* [Requirement] Check each line of the listing, and copy it if it contains the word "wells".
>>>
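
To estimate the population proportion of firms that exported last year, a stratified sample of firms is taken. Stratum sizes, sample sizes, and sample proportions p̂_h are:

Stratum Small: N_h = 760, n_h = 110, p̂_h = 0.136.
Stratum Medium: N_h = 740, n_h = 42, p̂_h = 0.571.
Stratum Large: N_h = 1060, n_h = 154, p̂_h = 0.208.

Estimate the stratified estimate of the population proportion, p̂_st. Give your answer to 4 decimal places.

N = 2560; stratum weights W_h = N_h/N.
p̂_st = Σ W_h p̂_h = (760·0.136 + 740·0.571 + 1060·0.208)/2560 = 0.29155

p̂_st ≈ 0.2916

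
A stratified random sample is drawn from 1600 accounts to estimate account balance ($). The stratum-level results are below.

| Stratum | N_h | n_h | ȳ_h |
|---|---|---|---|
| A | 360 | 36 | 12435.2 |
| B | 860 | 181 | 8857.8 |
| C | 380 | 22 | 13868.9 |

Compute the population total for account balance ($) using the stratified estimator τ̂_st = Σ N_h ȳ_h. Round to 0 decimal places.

τ̂_st ≈ 17364562

τ̂_st = Σ N_h ȳ_h = 360·12435.2 + 860·8857.8 + 380·13868.9 = 17364562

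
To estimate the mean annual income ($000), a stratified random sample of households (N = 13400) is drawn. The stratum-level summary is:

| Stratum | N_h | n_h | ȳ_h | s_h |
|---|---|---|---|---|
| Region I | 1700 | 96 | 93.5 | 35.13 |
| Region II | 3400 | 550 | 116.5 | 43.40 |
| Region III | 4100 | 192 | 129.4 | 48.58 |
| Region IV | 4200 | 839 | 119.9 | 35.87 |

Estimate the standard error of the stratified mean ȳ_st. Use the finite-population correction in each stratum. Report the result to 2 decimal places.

SE(ȳ_st) ≈ 1.26

V̂(ȳ_st) = Σ W_h² (1 − n_h/N_h) s_h²/n_h, with W_h = N_h/N and N = 13400:
  stratum Region I: (1700/13400)²·(1 − 96/1700)·35.13²/96 = 0.195222
  stratum Region II: (3400/13400)²·(1 − 550/3400)·43.40²/550 = 0.184812
  stratum Region III: (4100/13400)²·(1 − 192/4100)·48.58²/192 = 1.09684
  stratum Region IV: (4200/13400)²·(1 − 839/4200)·35.87²/839 = 0.120562
V̂(ȳ_st) = 1.59743
SE(ȳ_st) = √1.59743 = 1.2639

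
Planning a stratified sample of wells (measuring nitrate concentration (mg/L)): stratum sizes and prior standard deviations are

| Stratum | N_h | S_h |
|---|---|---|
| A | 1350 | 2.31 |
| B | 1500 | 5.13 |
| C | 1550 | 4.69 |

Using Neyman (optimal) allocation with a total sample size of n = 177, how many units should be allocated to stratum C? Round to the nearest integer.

71

Neyman allocation: n_h = n · N_h S_h / Σ N_i S_i, with n = 177.
  stratum A: N_h·S_h = 1350·2.31 = 3118.50
  stratum B: N_h·S_h = 1500·5.13 = 7695.00
  stratum C: N_h·S_h = 1550·4.69 = 7269.50
Σ N_h S_h = 18083.00
n for stratum C = 177·7269.50/18083.00 = 71.155 → 71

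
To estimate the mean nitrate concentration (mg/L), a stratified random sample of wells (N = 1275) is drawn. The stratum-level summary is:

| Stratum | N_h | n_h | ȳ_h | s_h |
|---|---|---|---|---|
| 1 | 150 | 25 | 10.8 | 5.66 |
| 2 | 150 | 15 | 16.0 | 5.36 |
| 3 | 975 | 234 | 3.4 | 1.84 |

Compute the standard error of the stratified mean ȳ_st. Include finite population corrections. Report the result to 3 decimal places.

V̂(ȳ_st) = Σ W_h² (1 − n_h/N_h) s_h²/n_h, with W_h = N_h/N and N = 1275:
  stratum 1: (150/1275)²·(1 − 25/150)·5.66²/25 = 0.01478
  stratum 2: (150/1275)²·(1 − 15/150)·5.36²/15 = 0.0238585
  stratum 3: (975/1275)²·(1 − 234/975)·1.84²/234 = 0.00643017
V̂(ȳ_st) = 0.0450686
SE(ȳ_st) = √0.0450686 = 0.212294

SE(ȳ_st) ≈ 0.212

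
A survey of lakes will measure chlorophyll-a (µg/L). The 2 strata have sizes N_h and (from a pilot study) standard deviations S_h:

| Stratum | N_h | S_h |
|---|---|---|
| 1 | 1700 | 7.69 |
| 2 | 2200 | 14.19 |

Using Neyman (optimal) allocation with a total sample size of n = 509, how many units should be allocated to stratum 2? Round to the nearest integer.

359

Neyman allocation: n_h = n · N_h S_h / Σ N_i S_i, with n = 509.
  stratum 1: N_h·S_h = 1700·7.69 = 13073.00
  stratum 2: N_h·S_h = 2200·14.19 = 31218.00
Σ N_h S_h = 44291.00
n for stratum 2 = 509·31218.00/44291.00 = 358.763 → 359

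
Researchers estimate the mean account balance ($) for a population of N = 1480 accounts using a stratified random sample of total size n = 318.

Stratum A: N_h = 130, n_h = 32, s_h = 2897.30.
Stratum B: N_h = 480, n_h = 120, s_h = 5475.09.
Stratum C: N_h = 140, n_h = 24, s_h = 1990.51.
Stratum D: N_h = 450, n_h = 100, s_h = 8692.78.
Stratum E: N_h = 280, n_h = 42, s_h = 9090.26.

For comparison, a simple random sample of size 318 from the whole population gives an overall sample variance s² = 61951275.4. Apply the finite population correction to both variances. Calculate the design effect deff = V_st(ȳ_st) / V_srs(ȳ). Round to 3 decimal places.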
<<<
* [Answer to this problem]
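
Planning a stratified sample of wells (measuring nitrate concentration (mg/L)): stratum sizes and prior standard deviations are
To estimate the mean nitrate concentration (mg/L), a stratified random sample of wells (N = 1275) is drawn. The stratum-level summary is: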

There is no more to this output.